PROBLEM TO WORK ON: From the line that contains "Write the series" to the end of the entries, write out every line exactly, including both ends, and nothing more.

INFORMATION SHOWN:
=== Section Start ===

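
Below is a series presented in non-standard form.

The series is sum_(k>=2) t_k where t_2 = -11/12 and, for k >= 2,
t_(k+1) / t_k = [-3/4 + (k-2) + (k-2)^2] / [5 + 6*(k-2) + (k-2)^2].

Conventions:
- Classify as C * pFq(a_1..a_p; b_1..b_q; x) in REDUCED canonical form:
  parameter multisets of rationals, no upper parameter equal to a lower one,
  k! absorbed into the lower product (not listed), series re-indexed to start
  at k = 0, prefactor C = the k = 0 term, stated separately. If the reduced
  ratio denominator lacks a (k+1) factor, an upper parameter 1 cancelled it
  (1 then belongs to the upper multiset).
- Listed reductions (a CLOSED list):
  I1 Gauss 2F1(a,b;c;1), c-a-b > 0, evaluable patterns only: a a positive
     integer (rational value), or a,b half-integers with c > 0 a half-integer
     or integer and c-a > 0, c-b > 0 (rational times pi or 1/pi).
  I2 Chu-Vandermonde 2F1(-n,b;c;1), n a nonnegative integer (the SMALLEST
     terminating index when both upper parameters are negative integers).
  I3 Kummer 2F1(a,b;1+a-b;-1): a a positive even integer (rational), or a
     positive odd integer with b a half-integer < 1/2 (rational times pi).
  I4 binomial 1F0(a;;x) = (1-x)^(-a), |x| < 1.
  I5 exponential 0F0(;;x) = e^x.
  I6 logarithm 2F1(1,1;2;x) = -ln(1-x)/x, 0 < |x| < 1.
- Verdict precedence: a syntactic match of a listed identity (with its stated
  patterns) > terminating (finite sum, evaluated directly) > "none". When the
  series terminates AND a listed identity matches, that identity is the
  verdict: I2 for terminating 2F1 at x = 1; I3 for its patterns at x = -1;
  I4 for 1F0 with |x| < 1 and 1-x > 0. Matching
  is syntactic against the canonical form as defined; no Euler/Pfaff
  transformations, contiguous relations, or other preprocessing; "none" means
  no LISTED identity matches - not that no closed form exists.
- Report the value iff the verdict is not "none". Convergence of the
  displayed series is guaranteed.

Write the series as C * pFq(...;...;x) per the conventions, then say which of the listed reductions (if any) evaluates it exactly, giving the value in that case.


Reduced: x = 1, 2F1, upper = {-1/2, 3/2}, lower = {5}, C = -11/12. Verdict: the half-integer Gauss pattern (I1) applies (x = 1; upper {-1/2, 3/2} half-integers, c = 5 in the evaluable pattern). Exact value: (-11264/4725) / pi.

Key step: with t_0 = -11/12, roots of the ratio polynomials (C = -11/12, x = 1) are the negated parameters.
Consecutive-term ratio: r(k) = 1 * (k-1/2) (k+3/2) / [(k+5) (k+1)] - rational in k. x = 1; t_0 = -11/12; negate the roots.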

=== Section End ===

RESPONSE FOR THIS EXERCISE:
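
Write the series as C * pFq(...;...;x) per the conventions, then say which of the listed reductions (if any) evaluates it exactly, giving the value in that case.


Reduced: x = 1, 2F1, upper = {-1/2, 3/2}, lower = {5}, C = -11/12. Verdict: the half-integer Gauss pattern (I1) applies (x = 1; upper {-1/2, 3/2} half-integers, c = 5 in the evaluable pattern). Exact value: (-11264/4725) / pi.

Key step: with t_0 = -11/12, roots of the ratio polynomials (C = -11/12, x = 1) are the negated parameters.
Consecutive-term ratio: r(k) = 1 * (k-1/2) (k+3/2) / [(k+5) (k+1)] - rational in k. x = 1; t_0 = -11/12; negate the roots.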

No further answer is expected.